(Beginning of Extracted records)

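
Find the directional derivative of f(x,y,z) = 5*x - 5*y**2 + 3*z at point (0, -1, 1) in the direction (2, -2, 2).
-2*sqrt(3)/3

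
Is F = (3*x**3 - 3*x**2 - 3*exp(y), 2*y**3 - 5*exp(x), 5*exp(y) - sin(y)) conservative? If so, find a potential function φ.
No, ∇×F = (5*exp(y) - cos(y), 0, -5*exp(x) + 3*exp(y)) ≠ 0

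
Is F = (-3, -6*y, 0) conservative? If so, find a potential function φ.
Yes, F is conservative. φ = -3*x - 3*y**2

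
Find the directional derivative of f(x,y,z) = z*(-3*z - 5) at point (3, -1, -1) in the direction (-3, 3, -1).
-sqrt(19)/19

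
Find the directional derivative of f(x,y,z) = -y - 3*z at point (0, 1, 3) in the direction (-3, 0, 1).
-3*sqrt(10)/10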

(End of Extracted records)

__Exercise instructions__:
Set down every record above exactly as given.

__Result__:
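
Find the directional derivative of f(x,y,z) = 5*x - 5*y**2 + 3*z at point (0, -1, 1) in the direction (2, -2, 2).
-2*sqrt(3)/3

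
Is F = (3*x**3 - 3*x**2 - 3*exp(y), 2*y**3 - 5*exp(x), 5*exp(y) - sin(y)) conservative? If so, find a potential function φ.
No, ∇×F = (5*exp(y) - cos(y), 0, -5*exp(x) + 3*exp(y)) ≠ 0

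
Is F = (-3, -6*y, 0) conservative? If so, find a potential function φ.
Yes, F is conservative. φ = -3*x - 3*y**2

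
Find the directional derivative of f(x,y,z) = z*(-3*z - 5) at point (3, -1, -1) in the direction (-3, 3, -1).
-sqrt(19)/19

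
Find the directional derivative of f(x,y,z) = -y - 3*z at point (0, 1, 3) in the direction (-3, 0, 1).
-3*sqrt(10)/10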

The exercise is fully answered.